[[ Data section open ]]

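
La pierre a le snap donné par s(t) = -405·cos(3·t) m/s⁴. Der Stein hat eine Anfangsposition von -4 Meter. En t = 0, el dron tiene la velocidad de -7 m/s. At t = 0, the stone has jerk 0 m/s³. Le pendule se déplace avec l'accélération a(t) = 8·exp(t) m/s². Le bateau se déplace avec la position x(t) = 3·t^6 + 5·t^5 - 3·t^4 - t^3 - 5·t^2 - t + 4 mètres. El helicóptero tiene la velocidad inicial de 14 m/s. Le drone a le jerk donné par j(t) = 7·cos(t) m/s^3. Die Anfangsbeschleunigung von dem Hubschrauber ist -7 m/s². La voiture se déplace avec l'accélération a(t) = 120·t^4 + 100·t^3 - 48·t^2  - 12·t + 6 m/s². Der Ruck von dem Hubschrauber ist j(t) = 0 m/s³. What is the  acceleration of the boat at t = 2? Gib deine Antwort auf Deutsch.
Um dies zu lösen, müssen wir 2 Ableitungen unserer Gleichung für die Position x(t) = 3·t^6 + 5·t^5 - 3·t^4 - t^3 - 5·t^2 - t + 4 nehmen. Mit d/dt von x(t) finden wir v(t) = 18·t^5 + 25·t^4 - 12·t^3 - 3·t^2 - 10·t - 1. Durch Ableiten von der Geschwindigkeit erhalten wir die Beschleunigung: a(t) = 90·t^4 + 100·t^3 - 36·t^2 - 6·t - 10. Mit a(t) = 90·t^4 + 100·t^3 - 36·t^2 - 6·t - 10 und Einsetzen von t = 2, finden wir a = 2074.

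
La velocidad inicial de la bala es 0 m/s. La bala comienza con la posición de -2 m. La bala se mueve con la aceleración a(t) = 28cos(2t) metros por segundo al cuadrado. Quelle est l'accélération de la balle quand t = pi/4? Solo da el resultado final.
À t = pi/4, a = 0.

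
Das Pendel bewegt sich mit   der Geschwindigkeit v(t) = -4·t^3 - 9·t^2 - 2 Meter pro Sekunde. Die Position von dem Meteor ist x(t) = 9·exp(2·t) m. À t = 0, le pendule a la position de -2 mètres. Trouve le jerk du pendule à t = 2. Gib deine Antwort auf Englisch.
To solve this, we need to take 2 derivatives of our velocity equation v(t) = -4·t^3 - 9·t^2 - 2. The derivative of velocity gives acceleration: a(t) = -12·t^2 - 18·t. Differentiating acceleration, we get jerk: j(t) = -24·t - 18. We have jerk j(t) = -24·t - 18. Substituting t = 2: j(2) = -66.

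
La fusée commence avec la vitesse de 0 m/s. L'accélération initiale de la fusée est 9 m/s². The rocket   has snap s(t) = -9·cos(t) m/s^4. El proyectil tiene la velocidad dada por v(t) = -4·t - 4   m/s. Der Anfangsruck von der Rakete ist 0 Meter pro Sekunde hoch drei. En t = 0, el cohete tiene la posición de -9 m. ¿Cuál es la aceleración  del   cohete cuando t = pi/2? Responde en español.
Necesitamos integrar nuestra ecuación del snap s(t) = -9·cos(t) 2 veces. Tomando ∫s(t)dt y aplicando j(0) = 0, encontramos j(t) = -9·sin(t). Tomando ∫j(t)dt y aplicando a(0) = 9, encontramos a(t) = 9·cos(t). De la ecuación de la aceleración a(t) = 9·cos(t), sustituimos t = pi/2 para obtener a = 0.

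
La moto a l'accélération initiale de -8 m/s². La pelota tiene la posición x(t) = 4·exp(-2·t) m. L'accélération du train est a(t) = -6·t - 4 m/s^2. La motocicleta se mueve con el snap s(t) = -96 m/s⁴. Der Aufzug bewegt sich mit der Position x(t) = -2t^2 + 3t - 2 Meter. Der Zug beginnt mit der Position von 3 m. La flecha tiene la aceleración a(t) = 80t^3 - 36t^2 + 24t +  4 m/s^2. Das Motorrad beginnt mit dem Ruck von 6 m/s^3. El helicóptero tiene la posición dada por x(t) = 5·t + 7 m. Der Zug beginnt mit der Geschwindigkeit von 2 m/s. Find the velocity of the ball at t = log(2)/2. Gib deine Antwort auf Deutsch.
Um dies zu lösen, müssen wir 1 Ableitung unserer Gleichung für die Position x(t) = 4·exp(-2·t) nehmen. Durch Ableiten von der Position erhalten wir die Geschwindigkeit: v(t) = -8·exp(-2·t). Aus der Gleichung für die Geschwindigkeit v(t) = -8·exp(-2·t), setzen wir t = log(2)/2 ein und erhalten v = -4.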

[[ Data section closed ]]

Exercise details: Copy the records above. Keep every word as it is.

Answer section:
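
La pierre a le snap donné par s(t) = -405·cos(3·t) m/s⁴. Der Stein hat eine Anfangsposition von -4 Meter. En t = 0, el dron tiene la velocidad de -7 m/s. At t = 0, the stone has jerk 0 m/s³. Le pendule se déplace avec l'accélération a(t) = 8·exp(t) m/s². Le bateau se déplace avec la position x(t) = 3·t^6 + 5·t^5 - 3·t^4 - t^3 - 5·t^2 - t + 4 mètres. El helicóptero tiene la velocidad inicial de 14 m/s. Le drone a le jerk donné par j(t) = 7·cos(t) m/s^3. Die Anfangsbeschleunigung von dem Hubschrauber ist -7 m/s². La voiture se déplace avec l'accélération a(t) = 120·t^4 + 100·t^3 - 48·t^2  - 12·t + 6 m/s². Der Ruck von dem Hubschrauber ist j(t) = 0 m/s³. What is the  acceleration of the boat at t = 2? Gib deine Antwort auf Deutsch.
Um dies zu lösen, müssen wir 2 Ableitungen unserer Gleichung für die Position x(t) = 3·t^6 + 5·t^5 - 3·t^4 - t^3 - 5·t^2 - t + 4 nehmen. Mit d/dt von x(t) finden wir v(t) = 18·t^5 + 25·t^4 - 12·t^3 - 3·t^2 - 10·t - 1. Durch Ableiten von der Geschwindigkeit erhalten wir die Beschleunigung: a(t) = 90·t^4 + 100·t^3 - 36·t^2 - 6·t - 10. Mit a(t) = 90·t^4 + 100·t^3 - 36·t^2 - 6·t - 10 und Einsetzen von t = 2, finden wir a = 2074.

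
La velocidad inicial de la bala es 0 m/s. La bala comienza con la posición de -2 m. La bala se mueve con la aceleración a(t) = 28cos(2t) metros por segundo al cuadrado. Quelle est l'accélération de la balle quand t = pi/4? Solo da el resultado final.
À t = pi/4, a = 0.

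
Das Pendel bewegt sich mit   der Geschwindigkeit v(t) = -4·t^3 - 9·t^2 - 2 Meter pro Sekunde. Die Position von dem Meteor ist x(t) = 9·exp(2·t) m. À t = 0, le pendule a la position de -2 mètres. Trouve le jerk du pendule à t = 2. Gib deine Antwort auf Englisch.
To solve this, we need to take 2 derivatives of our velocity equation v(t) = -4·t^3 - 9·t^2 - 2. The derivative of velocity gives acceleration: a(t) = -12·t^2 - 18·t. Differentiating acceleration, we get jerk: j(t) = -24·t - 18. We have jerk j(t) = -24·t - 18. Substituting t = 2: j(2) = -66.

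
La fusée commence avec la vitesse de 0 m/s. L'accélération initiale de la fusée est 9 m/s². The rocket   has snap s(t) = -9·cos(t) m/s^4. El proyectil tiene la velocidad dada por v(t) = -4·t - 4   m/s. Der Anfangsruck von der Rakete ist 0 Meter pro Sekunde hoch drei. En t = 0, el cohete tiene la posición de -9 m. ¿Cuál es la aceleración  del   cohete cuando t = pi/2? Responde en español.
Necesitamos integrar nuestra ecuación del snap s(t) = -9·cos(t) 2 veces. Tomando ∫s(t)dt y aplicando j(0) = 0, encontramos j(t) = -9·sin(t). Tomando ∫j(t)dt y aplicando a(0) = 9, encontramos a(t) = 9·cos(t). De la ecuación de la aceleración a(t) = 9·cos(t), sustituimos t = pi/2 para obtener a = 0.

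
La moto a l'accélération initiale de -8 m/s². La pelota tiene la posición x(t) = 4·exp(-2·t) m. L'accélération du train est a(t) = -6·t - 4 m/s^2. La motocicleta se mueve con el snap s(t) = -96 m/s⁴. Der Aufzug bewegt sich mit der Position x(t) = -2t^2 + 3t - 2 Meter. Der Zug beginnt mit der Position von 3 m. La flecha tiene la aceleración a(t) = 80t^3 - 36t^2 + 24t +  4 m/s^2. Das Motorrad beginnt mit dem Ruck von 6 m/s^3. El helicóptero tiene la posición dada por x(t) = 5·t + 7 m. Der Zug beginnt mit der Geschwindigkeit von 2 m/s. Find the velocity of the ball at t = log(2)/2. Gib deine Antwort auf Deutsch.
Um dies zu lösen, müssen wir 1 Ableitung unserer Gleichung für die Position x(t) = 4·exp(-2·t) nehmen. Durch Ableiten von der Position erhalten wir die Geschwindigkeit: v(t) = -8·exp(-2·t). Aus der Gleichung für die Geschwindigkeit v(t) = -8·exp(-2·t), setzen wir t = log(2)/2 ein und erhalten v = -4.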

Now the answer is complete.